DATA UNDER STUDY =>
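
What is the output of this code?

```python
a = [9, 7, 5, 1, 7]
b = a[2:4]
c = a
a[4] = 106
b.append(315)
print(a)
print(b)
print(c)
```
[9, 7, 5, 1, 106]
[5, 1, 315]
[9, 7, 5, 1, 106]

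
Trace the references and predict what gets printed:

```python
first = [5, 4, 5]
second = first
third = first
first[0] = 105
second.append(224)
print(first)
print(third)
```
[105, 4, 5, 224]
[105, 4, 5, 224]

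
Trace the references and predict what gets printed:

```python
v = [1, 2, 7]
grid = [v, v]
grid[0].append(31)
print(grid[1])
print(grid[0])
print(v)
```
[1, 2, 7, 31]
[1, 2, 7, 31]
[1, 2, 7, 31]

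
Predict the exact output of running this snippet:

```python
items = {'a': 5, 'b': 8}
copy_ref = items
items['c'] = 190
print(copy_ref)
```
{'a': 5, 'b': 8, 'c': 190}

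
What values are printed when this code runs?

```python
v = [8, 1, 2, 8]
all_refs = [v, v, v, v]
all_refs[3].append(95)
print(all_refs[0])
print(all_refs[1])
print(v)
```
[8, 1, 2, 8, 95]
[8, 1, 2, 8, 95]
[8, 1, 2, 8, 95]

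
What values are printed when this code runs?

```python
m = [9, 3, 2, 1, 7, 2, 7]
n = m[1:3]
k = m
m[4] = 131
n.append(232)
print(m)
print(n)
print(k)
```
[9, 3, 2, 1, 131, 2, 7]
[3, 2, 232]
[9, 3, 2, 1, 131, 2, 7]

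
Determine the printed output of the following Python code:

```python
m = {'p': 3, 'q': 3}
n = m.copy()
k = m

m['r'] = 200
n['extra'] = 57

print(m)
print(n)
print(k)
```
{'p': 3, 'q': 3, 'r': 200}
{'p': 3, 'q': 3, 'extra': 57}
{'p': 3, 'q': 3, 'r': 200}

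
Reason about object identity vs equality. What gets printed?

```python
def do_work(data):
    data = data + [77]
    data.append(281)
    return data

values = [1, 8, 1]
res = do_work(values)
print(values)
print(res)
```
[1, 8, 1]
[1, 8, 1, 77, 281]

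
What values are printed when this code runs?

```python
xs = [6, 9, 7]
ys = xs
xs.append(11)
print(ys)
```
[6, 9, 7, 11]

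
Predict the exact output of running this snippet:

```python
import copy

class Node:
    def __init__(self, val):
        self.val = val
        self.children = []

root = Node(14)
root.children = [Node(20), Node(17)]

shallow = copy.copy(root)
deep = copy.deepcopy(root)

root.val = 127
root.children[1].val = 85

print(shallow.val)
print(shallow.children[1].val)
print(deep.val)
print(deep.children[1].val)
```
14
85
14
17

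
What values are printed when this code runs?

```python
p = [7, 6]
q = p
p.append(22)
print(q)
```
[7, 6, 22]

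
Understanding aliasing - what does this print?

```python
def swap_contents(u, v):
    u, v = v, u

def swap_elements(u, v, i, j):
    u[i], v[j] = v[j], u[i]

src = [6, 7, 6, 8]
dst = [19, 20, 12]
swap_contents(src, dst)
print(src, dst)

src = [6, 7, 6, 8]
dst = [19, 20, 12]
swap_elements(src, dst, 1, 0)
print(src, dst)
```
[6, 7, 6, 8] [19, 20, 12]
[6, 19, 6, 8] [7, 20, 12]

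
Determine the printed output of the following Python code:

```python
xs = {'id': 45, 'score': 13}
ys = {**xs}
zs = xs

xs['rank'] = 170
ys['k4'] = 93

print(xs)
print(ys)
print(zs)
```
{'id': 45, 'score': 13, 'rank': 170}
{'id': 45, 'score': 13, 'k4': 93}
{'id': 45, 'score': 13, 'rank': 170}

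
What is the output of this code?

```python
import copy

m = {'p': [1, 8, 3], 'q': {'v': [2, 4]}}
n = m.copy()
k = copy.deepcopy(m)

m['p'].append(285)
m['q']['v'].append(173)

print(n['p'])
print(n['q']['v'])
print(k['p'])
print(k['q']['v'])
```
[1, 8, 3, 285]
[2, 4, 173]
[1, 8, 3]
[2, 4]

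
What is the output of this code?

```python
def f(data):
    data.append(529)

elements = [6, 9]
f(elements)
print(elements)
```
[6, 9, 529]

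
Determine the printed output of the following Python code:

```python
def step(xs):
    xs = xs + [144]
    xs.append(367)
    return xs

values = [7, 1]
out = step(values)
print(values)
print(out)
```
[7, 1]
[7, 1, 144, 367]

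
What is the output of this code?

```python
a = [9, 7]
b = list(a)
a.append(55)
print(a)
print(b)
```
[9, 7, 55]
[9, 7]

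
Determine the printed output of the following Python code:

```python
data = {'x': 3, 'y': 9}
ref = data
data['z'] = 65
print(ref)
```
{'x': 3, 'y': 9, 'z': 65}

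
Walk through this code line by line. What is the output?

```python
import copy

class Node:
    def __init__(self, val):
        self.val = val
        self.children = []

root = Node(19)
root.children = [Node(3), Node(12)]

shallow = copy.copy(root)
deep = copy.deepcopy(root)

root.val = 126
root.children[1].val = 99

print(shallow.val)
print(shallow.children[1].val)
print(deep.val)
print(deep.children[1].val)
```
19
99
19
12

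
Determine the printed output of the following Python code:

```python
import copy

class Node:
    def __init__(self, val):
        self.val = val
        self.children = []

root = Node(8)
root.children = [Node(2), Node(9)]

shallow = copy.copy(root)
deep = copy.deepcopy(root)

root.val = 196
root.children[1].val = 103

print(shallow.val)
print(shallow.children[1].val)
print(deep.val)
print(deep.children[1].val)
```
8
103
8
9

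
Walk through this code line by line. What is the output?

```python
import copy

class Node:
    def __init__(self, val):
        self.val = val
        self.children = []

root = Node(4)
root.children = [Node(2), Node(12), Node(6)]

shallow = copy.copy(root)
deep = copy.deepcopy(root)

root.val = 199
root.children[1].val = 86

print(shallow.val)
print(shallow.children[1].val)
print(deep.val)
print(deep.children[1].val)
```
4
86
4
12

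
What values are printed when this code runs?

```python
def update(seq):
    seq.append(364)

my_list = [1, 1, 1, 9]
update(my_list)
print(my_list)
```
[1, 1, 1, 9, 364]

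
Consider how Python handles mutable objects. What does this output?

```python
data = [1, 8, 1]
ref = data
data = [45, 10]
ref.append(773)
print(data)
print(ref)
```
[45, 10]
[1, 8, 1, 773]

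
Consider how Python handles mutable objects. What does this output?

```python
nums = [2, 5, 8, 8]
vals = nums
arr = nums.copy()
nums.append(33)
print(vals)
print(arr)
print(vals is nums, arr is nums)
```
[2, 5, 8, 8, 33]
[2, 5, 8, 8]
True False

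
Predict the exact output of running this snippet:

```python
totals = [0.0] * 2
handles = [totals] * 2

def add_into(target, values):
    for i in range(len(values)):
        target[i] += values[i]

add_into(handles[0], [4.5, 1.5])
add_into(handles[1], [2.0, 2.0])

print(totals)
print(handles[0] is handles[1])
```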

TASK PROMPT => All records shown above are to be output exactly.

OUTPUT OF THE TASK =>
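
What is the output of this code?

```python
a = [9, 7, 5, 1, 7]
b = a[2:4]
c = a
a[4] = 106
b.append(315)
print(a)
print(b)
print(c)
```
[9, 7, 5, 1, 106]
[5, 1, 315]
[9, 7, 5, 1, 106]

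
Trace the references and predict what gets printed:

```python
first = [5, 4, 5]
second = first
third = first
first[0] = 105
second.append(224)
print(first)
print(third)
```
[105, 4, 5, 224]
[105, 4, 5, 224]

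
Trace the references and predict what gets printed:

```python
v = [1, 2, 7]
grid = [v, v]
grid[0].append(31)
print(grid[1])
print(grid[0])
print(v)
```
[1, 2, 7, 31]
[1, 2, 7, 31]
[1, 2, 7, 31]

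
Predict the exact output of running this snippet:

```python
items = {'a': 5, 'b': 8}
copy_ref = items
items['c'] = 190
print(copy_ref)
```
{'a': 5, 'b': 8, 'c': 190}

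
What values are printed when this code runs?

```python
v = [8, 1, 2, 8]
all_refs = [v, v, v, v]
all_refs[3].append(95)
print(all_refs[0])
print(all_refs[1])
print(v)
```
[8, 1, 2, 8, 95]
[8, 1, 2, 8, 95]
[8, 1, 2, 8, 95]

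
What values are printed when this code runs?

```python
m = [9, 3, 2, 1, 7, 2, 7]
n = m[1:3]
k = m
m[4] = 131
n.append(232)
print(m)
print(n)
print(k)
```
[9, 3, 2, 1, 131, 2, 7]
[3, 2, 232]
[9, 3, 2, 1, 131, 2, 7]

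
Determine the printed output of the following Python code:

```python
m = {'p': 3, 'q': 3}
n = m.copy()
k = m

m['r'] = 200
n['extra'] = 57

print(m)
print(n)
print(k)
```
{'p': 3, 'q': 3, 'r': 200}
{'p': 3, 'q': 3, 'extra': 57}
{'p': 3, 'q': 3, 'r': 200}

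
Reason about object identity vs equality. What gets printed?

```python
def do_work(data):
    data = data + [77]
    data.append(281)
    return data

values = [1, 8, 1]
res = do_work(values)
print(values)
print(res)
```
[1, 8, 1]
[1, 8, 1, 77, 281]

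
What values are printed when this code runs?

```python
xs = [6, 9, 7]
ys = xs
xs.append(11)
print(ys)
```
[6, 9, 7, 11]

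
Predict the exact output of running this snippet:

```python
import copy

class Node:
    def __init__(self, val):
        self.val = val
        self.children = []

root = Node(14)
root.children = [Node(20), Node(17)]

shallow = copy.copy(root)
deep = copy.deepcopy(root)

root.val = 127
root.children[1].val = 85

print(shallow.val)
print(shallow.children[1].val)
print(deep.val)
print(deep.children[1].val)
```
14
85
14
17

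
What values are printed when this code runs?

```python
p = [7, 6]
q = p
p.append(22)
print(q)
```
[7, 6, 22]

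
Understanding aliasing - what does this print?

```python
def swap_contents(u, v):
    u, v = v, u

def swap_elements(u, v, i, j):
    u[i], v[j] = v[j], u[i]

src = [6, 7, 6, 8]
dst = [19, 20, 12]
swap_contents(src, dst)
print(src, dst)

src = [6, 7, 6, 8]
dst = [19, 20, 12]
swap_elements(src, dst, 1, 0)
print(src, dst)
```
[6, 7, 6, 8] [19, 20, 12]
[6, 19, 6, 8] [7, 20, 12]

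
Determine the printed output of the following Python code:

```python
xs = {'id': 45, 'score': 13}
ys = {**xs}
zs = xs

xs['rank'] = 170
ys['k4'] = 93

print(xs)
print(ys)
print(zs)
```
{'id': 45, 'score': 13, 'rank': 170}
{'id': 45, 'score': 13, 'k4': 93}
{'id': 45, 'score': 13, 'rank': 170}

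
What is the output of this code?

```python
import copy

m = {'p': [1, 8, 3], 'q': {'v': [2, 4]}}
n = m.copy()
k = copy.deepcopy(m)

m['p'].append(285)
m['q']['v'].append(173)

print(n['p'])
print(n['q']['v'])
print(k['p'])
print(k['q']['v'])
```
[1, 8, 3, 285]
[2, 4, 173]
[1, 8, 3]
[2, 4]

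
What is the output of this code?

```python
def f(data):
    data.append(529)

elements = [6, 9]
f(elements)
print(elements)
```
[6, 9, 529]

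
Determine the printed output of the following Python code:

```python
def step(xs):
    xs = xs + [144]
    xs.append(367)
    return xs

values = [7, 1]
out = step(values)
print(values)
print(out)
```
[7, 1]
[7, 1, 144, 367]

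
What is the output of this code?

```python
a = [9, 7]
b = list(a)
a.append(55)
print(a)
print(b)
```
[9, 7, 55]
[9, 7]

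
Determine the printed output of the following Python code:

```python
data = {'x': 3, 'y': 9}
ref = data
data['z'] = 65
print(ref)
```
{'x': 3, 'y': 9, 'z': 65}

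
Walk through this code line by line. What is the output?

```python
import copy

class Node:
    def __init__(self, val):
        self.val = val
        self.children = []

root = Node(19)
root.children = [Node(3), Node(12)]

shallow = copy.copy(root)
deep = copy.deepcopy(root)

root.val = 126
root.children[1].val = 99

print(shallow.val)
print(shallow.children[1].val)
print(deep.val)
print(deep.children[1].val)
```
19
99
19
12

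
Determine the printed output of the following Python code:

```python
import copy

class Node:
    def __init__(self, val):
        self.val = val
        self.children = []

root = Node(8)
root.children = [Node(2), Node(9)]

shallow = copy.copy(root)
deep = copy.deepcopy(root)

root.val = 196
root.children[1].val = 103

print(shallow.val)
print(shallow.children[1].val)
print(deep.val)
print(deep.children[1].val)
```
8
103
8
9

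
Walk through this code line by line. What is the output?

```python
import copy

class Node:
    def __init__(self, val):
        self.val = val
        self.children = []

root = Node(4)
root.children = [Node(2), Node(12), Node(6)]

shallow = copy.copy(root)
deep = copy.deepcopy(root)

root.val = 199
root.children[1].val = 86

print(shallow.val)
print(shallow.children[1].val)
print(deep.val)
print(deep.children[1].val)
```
4
86
4
12

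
What values are printed when this code runs?

```python
def update(seq):
    seq.append(364)

my_list = [1, 1, 1, 9]
update(my_list)
print(my_list)
```
[1, 1, 1, 9, 364]

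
Consider how Python handles mutable objects. What does this output?

```python
data = [1, 8, 1]
ref = data
data = [45, 10]
ref.append(773)
print(data)
print(ref)
```
[45, 10]
[1, 8, 1, 773]

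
Consider how Python handles mutable objects. What does this output?

```python
nums = [2, 5, 8, 8]
vals = nums
arr = nums.copy()
nums.append(33)
print(vals)
print(arr)
print(vals is nums, arr is nums)
```
[2, 5, 8, 8, 33]
[2, 5, 8, 8]
True False

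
Predict the exact output of running this snippet:

```python
totals = [0.0] * 2
handles = [totals] * 2

def add_into(target, values):
    for i in range(len(values)):
        target[i] += values[i]

add_into(handles[0], [4.5, 1.5])
add_into(handles[1], [2.0, 2.0])

print(totals)
print(handles[0] is handles[1])
```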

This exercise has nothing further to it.